▶ THE PROBLEM: Tally the lines of these entries that include "Tourism"; respond with only that tally.

▶ DATA TO USE:

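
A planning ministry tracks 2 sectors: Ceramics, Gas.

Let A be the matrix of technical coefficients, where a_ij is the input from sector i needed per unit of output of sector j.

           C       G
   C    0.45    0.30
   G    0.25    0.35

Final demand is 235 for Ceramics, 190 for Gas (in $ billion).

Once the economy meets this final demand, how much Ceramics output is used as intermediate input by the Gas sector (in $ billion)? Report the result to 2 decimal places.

z_CG = 173.36

I − A =
  [   0.55    -0.30]
  [  -0.25     0.65]
det(I−A) = (0.55)(0.65) − (-0.30)(-0.25) = 0.2825
adj(I−A) = [[0.65, 0.30], [0.25, 0.55]]
(I − A)⁻¹ = adj(I−A) / det(I−A) ≈
  [   2.3009     1.0619]
  [   0.8850     1.9469]
First solve x = (I − A)⁻¹ d = adj(I−A)·d / det(I−A); in particular x_G = (0.25·235 + 0.55·190) / 0.2825 = 163.25 / 0.2825 ≈ 577.8761.
Intermediate flow from C to G: z_CG = a_CG · x_G = 0.30 × 163.25 / 0.2825 = 48.975 / 0.2825 ≈ 173.36.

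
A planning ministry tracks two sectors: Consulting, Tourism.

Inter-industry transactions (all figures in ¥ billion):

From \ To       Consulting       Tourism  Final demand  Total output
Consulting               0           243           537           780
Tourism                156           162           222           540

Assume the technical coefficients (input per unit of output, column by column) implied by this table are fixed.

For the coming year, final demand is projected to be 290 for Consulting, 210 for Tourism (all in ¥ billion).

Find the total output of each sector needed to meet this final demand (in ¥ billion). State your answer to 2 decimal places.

Technical coefficients a_ij = z_ij / X_j:
  a_11 = 0/780 = 0.00, a_21 = 156/780 = 0.20
  a_12 = 243/540 = 0.45, a_22 = 162/540 = 0.30
I − A =
  [   1.00    -0.45]
  [  -0.20     0.70]
det(I−A) = (1.00)(0.70) − (-0.45)(-0.20) = 0.6100
adj(I−A) = [[0.70, 0.45], [0.20, 1.00]]
(I − A)⁻¹ = adj(I−A) / det(I−A) ≈
  [   1.1475     0.7377]
  [   0.3279     1.6393]
x = (I − A)⁻¹ d = adj(I−A)·d / det(I−A), with det(I−A) = 0.6100:
  x_1 = (0.70·290 + 0.45·210) / 0.6100 = 297.50 / 0.6100 ≈ 487.70
  x_2 = (0.20·290 + 1.00·210) / 0.6100 = 268.00 / 0.6100 ≈ 439.34

x_1 = 487.70, x_2 = 439.34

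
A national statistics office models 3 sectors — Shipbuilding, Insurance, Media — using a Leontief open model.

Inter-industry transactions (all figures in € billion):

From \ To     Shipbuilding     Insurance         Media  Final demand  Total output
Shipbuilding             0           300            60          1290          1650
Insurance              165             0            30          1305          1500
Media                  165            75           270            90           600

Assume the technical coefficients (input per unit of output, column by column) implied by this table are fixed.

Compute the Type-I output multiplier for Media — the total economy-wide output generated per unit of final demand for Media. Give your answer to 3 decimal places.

Technical coefficients a_ij = z_ij / X_j:
  a_SS = 0/1650 = 0.00, a_IS = 165/1650 = 0.10, a_MS = 165/1650 = 0.10
  a_SI = 300/1500 = 0.20, a_II = 0/1500 = 0.00, a_MI = 75/1500 = 0.05
  a_SM = 60/600 = 0.10, a_IM = 30/600 = 0.05, a_MM = 270/600 = 0.45
I − A =
  [   1.00    -0.20    -0.10]
  [  -0.10     1.00    -0.05]
  [  -0.10    -0.05     0.55]
Cofactors of I−A, C_ij = (−1)^(i+j)·(minor ij) (rows/columns in the sector order above):
  C_11 = (1.00)(0.55) − (-0.05)(-0.05) = 0.5475
  C_12 = −[(-0.10)(0.55) − (-0.05)(-0.10)] = 0.0600
  C_13 = (-0.10)(-0.05) − (1.00)(-0.10) = 0.1050
  C_21 = −[(-0.20)(0.55) − (-0.10)(-0.05)] = 0.1150
  C_22 = (1.00)(0.55) − (-0.10)(-0.10) = 0.5400
  C_23 = −[(1.00)(-0.05) − (-0.20)(-0.10)] = 0.0700
  C_31 = (-0.20)(-0.05) − (-0.10)(1.00) = 0.1100
  C_32 = −[(1.00)(-0.05) − (-0.10)(-0.10)] = 0.0600
  C_33 = (1.00)(1.00) − (-0.20)(-0.10) = 0.9800
det(I−A) = Σ_j (I−A)_1j·C_1j = (1.00)(0.5475) + (-0.20)(0.0600) + (-0.10)(0.1050) = 0.5250
adj(I−A) = Cᵀ =
  [ 0.5475   0.1150   0.1100]
  [ 0.0600   0.5400   0.0600]
  [ 0.1050   0.0700   0.9800]
(I − A)⁻¹ = adj(I−A) / det(I−A) ≈
  [   1.0429     0.2190     0.2095]
  [   0.1143     1.0286     0.1143]
  [   0.2000     0.1333     1.8667]
The output multiplier for sector j is the column-j sum of the Leontief inverse (I − A)⁻¹ = adj(I−A) / det(I−A).
Column M of adj(I−A): (0.1100, 0.0600, 0.9800); det(I−A) = 0.5250.
m_M = (0.1100 + 0.0600 + 0.9800) / 0.5250 = 1.15 / 0.5250 ≈ 2.190.

m_M = 2.190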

▶ TASK RESPONSE: 4